[Opening Excerpted data section]
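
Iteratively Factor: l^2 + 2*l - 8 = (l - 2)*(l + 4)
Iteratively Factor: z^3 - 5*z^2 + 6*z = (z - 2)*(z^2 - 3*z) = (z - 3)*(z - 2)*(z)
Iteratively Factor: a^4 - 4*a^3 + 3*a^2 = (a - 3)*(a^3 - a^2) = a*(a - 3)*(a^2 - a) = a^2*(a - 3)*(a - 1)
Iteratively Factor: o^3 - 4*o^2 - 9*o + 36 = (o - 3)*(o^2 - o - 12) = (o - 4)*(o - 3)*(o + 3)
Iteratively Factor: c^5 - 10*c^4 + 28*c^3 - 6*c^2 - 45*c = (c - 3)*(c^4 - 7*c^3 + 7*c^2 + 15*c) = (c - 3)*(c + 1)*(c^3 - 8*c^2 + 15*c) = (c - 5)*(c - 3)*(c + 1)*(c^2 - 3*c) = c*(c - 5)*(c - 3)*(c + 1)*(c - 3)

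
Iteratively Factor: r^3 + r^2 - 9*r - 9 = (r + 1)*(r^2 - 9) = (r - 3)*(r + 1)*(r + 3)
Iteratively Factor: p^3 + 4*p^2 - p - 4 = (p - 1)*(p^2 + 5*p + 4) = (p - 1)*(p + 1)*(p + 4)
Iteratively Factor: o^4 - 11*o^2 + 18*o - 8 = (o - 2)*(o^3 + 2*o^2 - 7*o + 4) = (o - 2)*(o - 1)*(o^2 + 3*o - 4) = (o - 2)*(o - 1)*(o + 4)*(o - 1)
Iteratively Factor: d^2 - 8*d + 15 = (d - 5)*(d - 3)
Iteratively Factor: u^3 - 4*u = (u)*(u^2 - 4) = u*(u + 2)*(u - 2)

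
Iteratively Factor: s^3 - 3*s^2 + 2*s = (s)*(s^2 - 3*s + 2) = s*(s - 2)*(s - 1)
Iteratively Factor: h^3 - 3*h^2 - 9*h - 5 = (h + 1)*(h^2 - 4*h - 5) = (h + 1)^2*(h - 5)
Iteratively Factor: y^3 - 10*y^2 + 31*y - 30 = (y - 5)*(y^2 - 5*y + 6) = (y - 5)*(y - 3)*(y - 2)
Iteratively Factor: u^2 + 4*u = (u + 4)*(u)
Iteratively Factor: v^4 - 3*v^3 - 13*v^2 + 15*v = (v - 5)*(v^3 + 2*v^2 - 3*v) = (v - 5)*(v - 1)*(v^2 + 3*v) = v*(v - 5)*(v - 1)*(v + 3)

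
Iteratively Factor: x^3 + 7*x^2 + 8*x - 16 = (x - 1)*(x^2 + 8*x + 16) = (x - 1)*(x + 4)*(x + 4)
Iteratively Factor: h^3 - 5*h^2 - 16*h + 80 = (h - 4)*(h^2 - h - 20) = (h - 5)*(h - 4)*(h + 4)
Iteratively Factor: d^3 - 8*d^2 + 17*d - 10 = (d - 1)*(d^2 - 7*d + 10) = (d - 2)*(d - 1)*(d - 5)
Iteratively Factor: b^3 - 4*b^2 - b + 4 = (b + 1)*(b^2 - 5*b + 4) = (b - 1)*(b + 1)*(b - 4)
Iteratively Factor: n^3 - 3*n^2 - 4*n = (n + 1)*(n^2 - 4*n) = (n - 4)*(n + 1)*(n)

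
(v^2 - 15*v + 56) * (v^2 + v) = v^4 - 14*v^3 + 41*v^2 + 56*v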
[Closing Excerpted data section]
[Opening Excerpted data section]
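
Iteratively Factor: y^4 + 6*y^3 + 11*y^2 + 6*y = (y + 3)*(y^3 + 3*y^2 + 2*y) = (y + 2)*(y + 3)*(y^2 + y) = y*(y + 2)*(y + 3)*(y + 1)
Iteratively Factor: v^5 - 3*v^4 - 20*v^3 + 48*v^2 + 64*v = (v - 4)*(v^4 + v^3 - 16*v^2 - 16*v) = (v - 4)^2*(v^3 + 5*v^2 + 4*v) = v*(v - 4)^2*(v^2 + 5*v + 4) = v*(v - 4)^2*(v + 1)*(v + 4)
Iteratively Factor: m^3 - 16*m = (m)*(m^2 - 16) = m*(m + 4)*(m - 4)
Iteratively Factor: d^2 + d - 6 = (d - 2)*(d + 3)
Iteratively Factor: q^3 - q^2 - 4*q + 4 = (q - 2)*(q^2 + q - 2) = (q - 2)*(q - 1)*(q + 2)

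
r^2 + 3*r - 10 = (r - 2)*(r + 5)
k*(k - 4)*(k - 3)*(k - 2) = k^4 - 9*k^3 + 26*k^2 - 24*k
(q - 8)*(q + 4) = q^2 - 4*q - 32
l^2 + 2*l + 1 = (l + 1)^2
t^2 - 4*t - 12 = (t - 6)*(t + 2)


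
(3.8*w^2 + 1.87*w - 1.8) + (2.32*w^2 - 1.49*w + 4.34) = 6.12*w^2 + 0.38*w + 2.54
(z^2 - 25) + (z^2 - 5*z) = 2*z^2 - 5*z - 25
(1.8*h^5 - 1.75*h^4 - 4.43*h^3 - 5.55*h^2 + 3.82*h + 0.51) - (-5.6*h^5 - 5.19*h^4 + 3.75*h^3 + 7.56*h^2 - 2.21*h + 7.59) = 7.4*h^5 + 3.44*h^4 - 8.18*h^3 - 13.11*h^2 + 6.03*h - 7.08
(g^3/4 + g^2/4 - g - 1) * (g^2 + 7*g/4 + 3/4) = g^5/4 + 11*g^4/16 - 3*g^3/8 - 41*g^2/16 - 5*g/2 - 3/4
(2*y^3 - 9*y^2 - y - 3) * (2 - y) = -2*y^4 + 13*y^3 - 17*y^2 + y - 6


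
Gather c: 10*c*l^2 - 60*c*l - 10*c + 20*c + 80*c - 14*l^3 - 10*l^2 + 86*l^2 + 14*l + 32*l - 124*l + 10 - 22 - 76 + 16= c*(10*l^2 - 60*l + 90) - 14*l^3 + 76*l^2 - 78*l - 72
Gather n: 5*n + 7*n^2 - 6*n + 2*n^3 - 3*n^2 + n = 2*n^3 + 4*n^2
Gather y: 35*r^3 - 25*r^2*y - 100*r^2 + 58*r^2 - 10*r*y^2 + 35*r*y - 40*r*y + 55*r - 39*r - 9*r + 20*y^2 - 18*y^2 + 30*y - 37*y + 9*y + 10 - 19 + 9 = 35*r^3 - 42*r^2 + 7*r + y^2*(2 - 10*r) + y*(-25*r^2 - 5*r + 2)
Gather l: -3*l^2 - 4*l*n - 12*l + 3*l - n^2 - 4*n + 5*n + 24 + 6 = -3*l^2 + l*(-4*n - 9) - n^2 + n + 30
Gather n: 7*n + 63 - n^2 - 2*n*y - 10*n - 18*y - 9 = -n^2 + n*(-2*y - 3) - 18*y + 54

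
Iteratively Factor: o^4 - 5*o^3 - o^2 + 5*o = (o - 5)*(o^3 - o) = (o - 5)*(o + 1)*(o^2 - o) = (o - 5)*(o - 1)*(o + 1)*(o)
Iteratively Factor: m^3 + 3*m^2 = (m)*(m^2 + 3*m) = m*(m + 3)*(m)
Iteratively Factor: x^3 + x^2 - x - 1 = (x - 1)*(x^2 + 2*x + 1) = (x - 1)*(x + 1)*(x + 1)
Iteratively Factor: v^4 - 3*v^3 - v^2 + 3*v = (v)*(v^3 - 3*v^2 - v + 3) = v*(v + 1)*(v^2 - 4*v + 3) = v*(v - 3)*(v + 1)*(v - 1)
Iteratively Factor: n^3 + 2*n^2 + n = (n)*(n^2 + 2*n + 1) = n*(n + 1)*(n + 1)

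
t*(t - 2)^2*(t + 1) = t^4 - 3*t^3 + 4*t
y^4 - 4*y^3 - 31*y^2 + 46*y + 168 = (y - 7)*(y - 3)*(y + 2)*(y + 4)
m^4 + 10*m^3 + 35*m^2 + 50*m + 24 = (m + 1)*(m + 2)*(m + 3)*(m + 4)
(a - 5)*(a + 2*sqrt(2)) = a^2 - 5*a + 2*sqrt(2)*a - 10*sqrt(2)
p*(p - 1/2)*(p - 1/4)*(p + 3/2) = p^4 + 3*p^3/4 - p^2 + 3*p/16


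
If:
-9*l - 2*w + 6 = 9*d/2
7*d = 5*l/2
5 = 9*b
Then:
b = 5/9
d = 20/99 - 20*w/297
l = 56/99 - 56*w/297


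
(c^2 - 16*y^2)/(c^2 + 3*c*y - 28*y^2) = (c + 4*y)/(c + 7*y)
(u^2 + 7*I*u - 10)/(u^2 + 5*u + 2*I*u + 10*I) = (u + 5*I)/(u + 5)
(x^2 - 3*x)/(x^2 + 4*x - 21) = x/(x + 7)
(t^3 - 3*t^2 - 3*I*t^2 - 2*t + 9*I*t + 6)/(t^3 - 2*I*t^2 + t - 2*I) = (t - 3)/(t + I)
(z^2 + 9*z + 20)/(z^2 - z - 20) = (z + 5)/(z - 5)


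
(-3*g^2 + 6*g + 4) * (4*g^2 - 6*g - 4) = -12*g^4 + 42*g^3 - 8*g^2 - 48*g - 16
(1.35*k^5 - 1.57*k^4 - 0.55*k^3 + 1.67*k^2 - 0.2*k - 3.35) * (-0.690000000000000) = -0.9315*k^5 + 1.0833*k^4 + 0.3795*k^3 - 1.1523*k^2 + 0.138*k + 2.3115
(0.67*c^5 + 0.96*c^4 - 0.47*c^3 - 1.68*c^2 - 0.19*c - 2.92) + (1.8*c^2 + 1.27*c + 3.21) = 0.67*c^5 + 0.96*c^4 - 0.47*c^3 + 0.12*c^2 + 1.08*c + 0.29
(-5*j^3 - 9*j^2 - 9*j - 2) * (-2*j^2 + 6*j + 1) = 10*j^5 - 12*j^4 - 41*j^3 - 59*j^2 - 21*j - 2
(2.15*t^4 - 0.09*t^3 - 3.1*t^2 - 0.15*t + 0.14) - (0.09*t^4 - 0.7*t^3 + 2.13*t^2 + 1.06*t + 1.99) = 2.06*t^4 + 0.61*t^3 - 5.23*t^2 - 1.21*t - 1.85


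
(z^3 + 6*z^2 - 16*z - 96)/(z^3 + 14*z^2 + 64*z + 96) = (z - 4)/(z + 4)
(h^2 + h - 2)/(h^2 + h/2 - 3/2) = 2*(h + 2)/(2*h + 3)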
[Closing Excerpted data section]
Prompt:
Show all lines in the preceding material that have "Gather" in them.

Result for this task:
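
Gather c: 10*c*l^2 - 60*c*l - 10*c + 20*c + 80*c - 14*l^3 - 10*l^2 + 86*l^2 + 14*l + 32*l - 124*l + 10 - 22 - 76 + 16= c*(10*l^2 - 60*l + 90) - 14*l^3 + 76*l^2 - 78*l - 72
Gather n: 5*n + 7*n^2 - 6*n + 2*n^3 - 3*n^2 + n = 2*n^3 + 4*n^2
Gather y: 35*r^3 - 25*r^2*y - 100*r^2 + 58*r^2 - 10*r*y^2 + 35*r*y - 40*r*y + 55*r - 39*r - 9*r + 20*y^2 - 18*y^2 + 30*y - 37*y + 9*y + 10 - 19 + 9 = 35*r^3 - 42*r^2 + 7*r + y^2*(2 - 10*r) + y*(-25*r^2 - 5*r + 2)
Gather l: -3*l^2 - 4*l*n - 12*l + 3*l - n^2 - 4*n + 5*n + 24 + 6 = -3*l^2 + l*(-4*n - 9) - n^2 + n + 30
Gather n: 7*n + 63 - n^2 - 2*n*y - 10*n - 18*y - 9 = -n^2 + n*(-2*y - 3) - 18*y + 54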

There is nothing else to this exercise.